**What to produce**
Keep only the lines of the material below that contain the word "value". Copy those lines.

**Records supplied**
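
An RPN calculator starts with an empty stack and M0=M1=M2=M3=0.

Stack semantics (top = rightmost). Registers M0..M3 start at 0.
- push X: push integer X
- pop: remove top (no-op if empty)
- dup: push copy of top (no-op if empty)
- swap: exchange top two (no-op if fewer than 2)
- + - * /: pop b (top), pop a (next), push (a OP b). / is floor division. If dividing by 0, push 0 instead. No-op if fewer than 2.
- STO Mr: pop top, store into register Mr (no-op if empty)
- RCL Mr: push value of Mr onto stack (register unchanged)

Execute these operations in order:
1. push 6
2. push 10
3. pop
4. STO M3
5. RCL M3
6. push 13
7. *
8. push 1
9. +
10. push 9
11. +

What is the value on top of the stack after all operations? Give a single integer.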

**Result of the task**
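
- RCL Mr: push value of Mr onto stack (register unchanged)
What is the value on top of the stack after all operations? Give a single integer.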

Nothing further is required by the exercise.